(Saved entries)
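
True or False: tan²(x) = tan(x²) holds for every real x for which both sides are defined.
Claim: tan²(x) = tan(x²).
Test a specific point where both sides are defined: x = π/6.
LHS = tan²(x) ≈ 0.3333
RHS = tan(x²) ≈ 0.2812
Since 0.3333 ≠ 0.2812, the equation fails at this point, so it cannot hold for every real x for which both sides are defined.
tan²(x) means (tan x)², squaring the output; tan(x²) squares the input. These are different functions.

Conclusion: False.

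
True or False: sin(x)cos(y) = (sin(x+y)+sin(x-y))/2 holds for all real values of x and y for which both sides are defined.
True.

Claim: sin(x)cos(y) = (sin(x+y)+sin(x-y))/2.
Reasoning: sin(x+y) = sin(x)cos(y) + cos(x)sin(y) and sin(x-y) = sin(x)cos(y) - cos(x)sin(y). Adding, sin(x+y) + sin(x-y) = 2sin(x)cos(y); divide by 2.
So the two sides agree for all real values of x and y for which both sides are defined.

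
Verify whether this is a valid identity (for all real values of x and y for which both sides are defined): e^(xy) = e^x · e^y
No, this is NOT an identity.

Claim: e^(xy) = e^x · e^y.
Test a specific point where both sides are defined: x = 1, y = 1.
LHS = e^(xy) ≈ 2.7183
RHS = e^x · e^y ≈ 7.3891
Since 2.7183 ≠ 7.3891, the equation fails at this point, so it cannot hold for all real values of x and y for which both sides are defined.
e^x · e^y = e^(x+y), not e^(xy).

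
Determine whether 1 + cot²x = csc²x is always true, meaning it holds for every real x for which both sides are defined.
Claim: 1 + cot²x = csc²x.
Reasoning: Start from sin²x + cos²x = 1 and divide every term by sin²x (allowed wherever cot x and csc x are defined): 1 + cot²x = 1/sin²x = csc²x.
So the two sides agree for every real x for which both sides are defined.

Conclusion: Yes, this is an identity.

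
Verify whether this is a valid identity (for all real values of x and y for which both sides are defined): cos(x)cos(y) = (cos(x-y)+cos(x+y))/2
Claim: cos(x)cos(y) = (cos(x-y)+cos(x+y))/2.
Reasoning: cos(x-y) = cos(x)cos(y) + sin(x)sin(y) and cos(x+y) = cos(x)cos(y) - sin(x)sin(y). Adding, cos(x-y) + cos(x+y) = 2cos(x)cos(y); divide by 2.
So the two sides agree for all real values of x and y for which both sides are defined.

Conclusion: Yes, this is an identity.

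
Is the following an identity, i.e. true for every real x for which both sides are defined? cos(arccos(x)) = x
Yes, this is an identity.

Claim: cos(arccos(x)) = x.
Reasoning: For -1 ≤ x ≤ 1 (where arccos is defined), arccos(x) is by definition an angle whose cosine equals x. Taking the cosine of that angle returns x. (Note the other order, arccos(cos x) = x, is NOT an identity.)
So the two sides agree for every real x for which both sides are defined.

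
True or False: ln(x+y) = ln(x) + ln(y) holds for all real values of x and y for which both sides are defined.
False.

Claim: ln(x+y) = ln(x) + ln(y).
Test a specific point where both sides are defined: x = 2, y = 3.
LHS = ln(x+y) ≈ 1.6094
RHS = ln(x) + ln(y) ≈ 1.7918
Since 1.6094 ≠ 1.7918, the equation fails at this point, so it cannot hold for all real values of x and y for which both sides are defined.
ln(x) + ln(y) = ln(xy), not ln(x+y).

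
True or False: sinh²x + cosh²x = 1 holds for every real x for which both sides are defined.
False.

Claim: sinh²x + cosh²x = 1.
Test a specific point where both sides are defined: x = 4.
LHS = sinh²x + cosh²x ≈ 1490.4792
RHS = 1 ≈ 1.0000
Since 1490.4792 ≠ 1.0000, the equation fails at this point, so it cannot hold for every real x for which both sides are defined.
The correct hyperbolic identity is cosh²x - sinh²x = 1 (a difference); the sum sinh²x + cosh²x equals cosh(2x).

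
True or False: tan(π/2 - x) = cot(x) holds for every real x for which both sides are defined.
Claim: tan(π/2 - x) = cot(x).
Reasoning: tan(π/2 - x) = sin(π/2 - x)/cos(π/2 - x) = cos(x)/sin(x) = cot(x), using the cofunction identities sin(π/2 - x) = cos(x) and cos(π/2 - x) = sin(x).
So the two sides agree for every real x for which both sides are defined.

Conclusion: True.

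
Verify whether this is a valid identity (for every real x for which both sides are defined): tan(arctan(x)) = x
Yes, this is an identity.

Claim: tan(arctan(x)) = x.
Reasoning: For every real x, arctan(x) is by definition the angle in (-π/2, π/2) whose tangent equals x. Taking the tangent of that angle returns x.
So the two sides agree for every real x for which both sides are defined.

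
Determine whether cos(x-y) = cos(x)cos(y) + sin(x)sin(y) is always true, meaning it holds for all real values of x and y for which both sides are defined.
Claim: cos(x-y) = cos(x)cos(y) + sin(x)sin(y).
Reasoning: Replace y by -y in cos(x+y) = cos(x)cos(y) - sin(x)sin(y) and use cos(-y) = cos(y), sin(-y) = -sin(y): cos(x-y) = cos(x)cos(y) + sin(x)sin(y).
So the two sides agree for all real values of x and y for which both sides are defined.

Conclusion: Yes, this is an identity.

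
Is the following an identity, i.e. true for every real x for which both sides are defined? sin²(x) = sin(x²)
Claim: sin²(x) = sin(x²).
Test a specific point where both sides are defined: x = -π/3.
LHS = sin²(x) ≈ 0.7500
RHS = sin(x²) ≈ 0.8897
Since 0.7500 ≠ 0.8897, the equation fails at this point, so it cannot hold for every real x for which both sides are defined.
sin²(x) means (sin x)², squaring the output; sin(x²) squares the input. These are different functions.

Conclusion: No, this is NOT an identity.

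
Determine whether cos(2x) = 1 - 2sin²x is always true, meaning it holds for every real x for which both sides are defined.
Claim: cos(2x) = 1 - 2sin²x.
Reasoning: cos(2x) = cos²x - sin²x. Replace cos²x by 1 - sin²x: (1 - sin²x) - sin²x = 1 - 2sin²x.
So the two sides agree for every real x for which both sides are defined.

Conclusion: Yes, this is an identity.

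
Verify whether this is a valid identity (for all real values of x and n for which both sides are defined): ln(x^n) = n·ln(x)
Claim: ln(x^n) = n·ln(x).
Reasoning: The right side requires x > 0. For x > 0, x^n = (e^(ln x))^n = e^(n·ln x), so taking ln of both sides gives ln(x^n) = n·ln(x).
So the two sides agree for all real values of x and n for which both sides are defined.

Conclusion: Yes, this is an identity.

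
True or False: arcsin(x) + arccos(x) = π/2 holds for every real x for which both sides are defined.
Claim: arcsin(x) + arccos(x) = π/2.
Reasoning: Both sides are defined for -1 ≤ x ≤ 1. Let θ = arcsin(x), so sin θ = x and θ ∈ [-π/2, π/2]. Then cos(π/2 - θ) = sin θ = x and π/2 - θ ∈ [0, π], which is exactly the range of arccos, so arccos(x) = π/2 - θ. Adding: arcsin(x) + arccos(x) = θ + (π/2 - θ) = π/2.
So the two sides agree for every real x for which both sides are defined.

Conclusion: True.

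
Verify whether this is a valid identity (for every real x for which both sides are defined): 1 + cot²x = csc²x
Yes, this is an identity.

Claim: 1 + cot²x = csc²x.
Reasoning: Start from sin²x + cos²x = 1 and divide every term by sin²x (allowed wherever cot x and csc x are defined): 1 + cot²x = 1/sin²x = csc²x.
So the two sides agree for every real x for which both sides are defined.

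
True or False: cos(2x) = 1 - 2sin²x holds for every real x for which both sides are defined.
True.

Claim: cos(2x) = 1 - 2sin²x.
Reasoning: cos(2x) = cos²x - sin²x. Replace cos²x by 1 - sin²x: (1 - sin²x) - sin²x = 1 - 2sin²x.
So the two sides agree for every real x for which both sides are defined.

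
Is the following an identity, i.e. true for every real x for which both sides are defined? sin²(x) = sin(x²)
Claim: sin²(x) = sin(x²).
Test a specific point where both sides are defined: x = -π/3.
LHS = sin²(x) ≈ 0.7500
RHS = sin(x²) ≈ 0.8897
Since 0.7500 ≠ 0.8897, the equation fails at this point, so it cannot hold for every real x for which both sides are defined.
sin²(x) means (sin x)², squaring the output; sin(x²) squares the input. These are different functions.

Conclusion: No, this is NOT an identity.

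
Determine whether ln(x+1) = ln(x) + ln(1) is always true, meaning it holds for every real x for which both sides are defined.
Claim: ln(x+1) = ln(x) + ln(1).
Test a specific point where both sides are defined: x = 5.
LHS = ln(x+1) ≈ 1.7918
RHS = ln(x) + ln(1) ≈ 1.6094
Since 1.7918 ≠ 1.6094, the equation fails at this point, so it cannot hold for every real x for which both sides are defined.
ln(1) = 0, so the right side is just ln(x), which differs from ln(x+1).

Conclusion: No, this is NOT an identity.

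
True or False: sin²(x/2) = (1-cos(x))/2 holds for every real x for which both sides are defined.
True.

Claim: sin²(x/2) = (1-cos(x))/2.
Reasoning: Use cos(2θ) = 1 - 2sin²θ with θ = x/2: cos(x) = 1 - 2sin²(x/2). Solving for sin²(x/2) gives (1 - cos(x))/2.
So the two sides agree for every real x for which both sides are defined.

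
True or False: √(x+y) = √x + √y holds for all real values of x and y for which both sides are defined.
Claim: √(x+y) = √x + √y.
Test a specific point where both sides are defined: x = 3, y = 4.
LHS = √(x+y) ≈ 2.6458
RHS = √x + √y ≈ 3.7321
Since 2.6458 ≠ 3.7321, the equation fails at this point, so it cannot hold for all real values of x and y for which both sides are defined.
Squaring the right side gives x + 2√(xy) + y, not x + y.

Conclusion: False.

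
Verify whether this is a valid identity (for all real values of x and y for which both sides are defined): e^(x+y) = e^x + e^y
No, this is NOT an identity.

Claim: e^(x+y) = e^x + e^y.
Test a specific point where both sides are defined: x = 5, y = -1.
LHS = e^(x+y) ≈ 54.5982
RHS = e^x + e^y ≈ 148.7810
Since 54.5982 ≠ 148.7810, the equation fails at this point, so it cannot hold for all real values of x and y for which both sides are defined.
The correct rule is e^(x+y) = e^x · e^y (a product, not a sum).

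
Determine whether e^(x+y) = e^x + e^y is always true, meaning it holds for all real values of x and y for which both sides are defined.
No, this is NOT an identity.

Claim: e^(x+y) = e^x + e^y.
Test a specific point where both sides are defined: x = -2, y = -2.
LHS = e^(x+y) ≈ 0.0183
RHS = e^x + e^y ≈ 0.2707
Since 0.0183 ≠ 0.2707, the equation fails at this point, so it cannot hold for all real values of x and y for which both sides are defined.
The correct rule is e^(x+y) = e^x · e^y (a product, not a sum).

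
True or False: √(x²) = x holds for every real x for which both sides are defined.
Claim: √(x²) = x.
Test a specific point where both sides are defined: x = -2.
LHS = √(x²) ≈ 2.0000
RHS = x ≈ -2.0000
Since 2.0000 ≠ -2.0000, the equation fails at this point, so it cannot hold for every real x for which both sides are defined.
√(x²) = |x|, which differs from x whenever x < 0 (both sides are defined for every real x).

Conclusion: False.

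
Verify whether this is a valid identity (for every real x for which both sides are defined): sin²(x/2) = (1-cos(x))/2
Yes, this is an identity.

Claim: sin²(x/2) = (1-cos(x))/2.
Reasoning: Use cos(2θ) = 1 - 2sin²θ with θ = x/2: cos(x) = 1 - 2sin²(x/2). Solving for sin²(x/2) gives (1 - cos(x))/2.
So the two sides agree for every real x for which both sides are defined.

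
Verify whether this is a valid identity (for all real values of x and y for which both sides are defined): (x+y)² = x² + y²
No, this is NOT an identity.

Claim: (x+y)² = x² + y².
Test a specific point where both sides are defined: x = 5, y = 1.
LHS = (x+y)² ≈ 36.0000
RHS = x² + y² ≈ 26.0000
Since 36.0000 ≠ 26.0000, the equation fails at this point, so it cannot hold for all real values of x and y for which both sides are defined.
The correct expansion is (x+y)² = x² + 2xy + y²; the cross term 2xy is missing.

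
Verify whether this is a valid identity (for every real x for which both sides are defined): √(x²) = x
No, this is NOT an identity.

Claim: √(x²) = x.
Test a specific point where both sides are defined: x = -2.
LHS = √(x²) ≈ 2.0000
RHS = x ≈ -2.0000
Since 2.0000 ≠ -2.0000, the equation fails at this point, so it cannot hold for every real x for which both sides are defined.
√(x²) = |x|, which differs from x whenever x < 0 (both sides are defined for every real x).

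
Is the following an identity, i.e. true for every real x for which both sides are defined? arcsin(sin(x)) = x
Claim: arcsin(sin(x)) = x.
Test a specific point where both sides are defined: x = π.
LHS = arcsin(sin(x)) ≈ 0.0000
RHS = x ≈ 3.1416
Since 0.0000 ≠ 3.1416, the equation fails at this point, so it cannot hold for every real x for which both sides are defined.
arcsin only returns values in [-π/2, π/2], so arcsin(sin(x)) = x holds only for x in that interval, not for all real x.

Conclusion: No, this is NOT an identity.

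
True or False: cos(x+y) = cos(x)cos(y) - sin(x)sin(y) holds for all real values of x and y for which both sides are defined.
True.

Claim: cos(x+y) = cos(x)cos(y) - sin(x)sin(y).
Reasoning: By Euler's formula e^(i(x+y)) = e^(ix)·e^(iy) = (cos x + i·sin x)(cos y + i·sin y). The real part of the left side is cos(x+y); the real part of the product is cos(x)cos(y) - sin(x)sin(y) (since i·i = -1).
So the two sides agree for all real values of x and y for which both sides are defined.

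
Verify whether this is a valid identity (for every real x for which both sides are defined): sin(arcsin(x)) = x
Claim: sin(arcsin(x)) = x.
Reasoning: For -1 ≤ x ≤ 1 (where arcsin is defined), arcsin(x) is by definition an angle whose sine equals x. Taking the sine of that angle returns x. (Note the other order, arcsin(sin x) = x, is NOT an identity.)
So the two sides agree for every real x for which both sides are defined.

Conclusion: Yes, this is an identity.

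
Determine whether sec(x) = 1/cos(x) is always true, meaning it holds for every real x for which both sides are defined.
Claim: sec(x) = 1/cos(x).
Reasoning: sec(x) is by definition the reciprocal of cos(x), wherever cos(x) ≠ 0.
So the two sides agree for every real x for which both sides are defined.

Conclusion: Yes, this is an identity.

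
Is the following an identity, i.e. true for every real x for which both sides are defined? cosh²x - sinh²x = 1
Yes, this is an identity.

Claim: cosh²x - sinh²x = 1.
Reasoning: With cosh(x) = (e^x + e^-x)/2 and sinh(x) = (e^x - e^-x)/2: cosh²x = (e^(2x) + 2 + e^(-2x))/4 and sinh²x = (e^(2x) - 2 + e^(-2x))/4. Subtracting leaves 4/4 = 1.
So the two sides agree for every real x for which both sides are defined.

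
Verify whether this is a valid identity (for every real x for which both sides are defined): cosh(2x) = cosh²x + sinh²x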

TASK INSTRUCTIONS>
In the entries, the line containing "Determine whether sec(x)" and every line after it through the last are to be duplicated exactly, and no other line is to be included.

RESPONSE TO THE TASK>
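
Determine whether sec(x) = 1/cos(x) is always true, meaning it holds for every real x for which both sides are defined.
Claim: sec(x) = 1/cos(x).
Reasoning: sec(x) is by definition the reciprocal of cos(x), wherever cos(x) ≠ 0.
So the two sides agree for every real x for which both sides are defined.

Conclusion: Yes, this is an identity.

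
Is the following an identity, i.e. true for every real x for which both sides are defined? cosh²x - sinh²x = 1
Yes, this is an identity.

Claim: cosh²x - sinh²x = 1.
Reasoning: With cosh(x) = (e^x + e^-x)/2 and sinh(x) = (e^x - e^-x)/2: cosh²x = (e^(2x) + 2 + e^(-2x))/4 and sinh²x = (e^(2x) - 2 + e^(-2x))/4. Subtracting leaves 4/4 = 1.
So the two sides agree for every real x for which both sides are defined.

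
Verify whether this is a valid identity (for every real x for which both sides are defined): cosh(2x) = cosh²x + sinh²x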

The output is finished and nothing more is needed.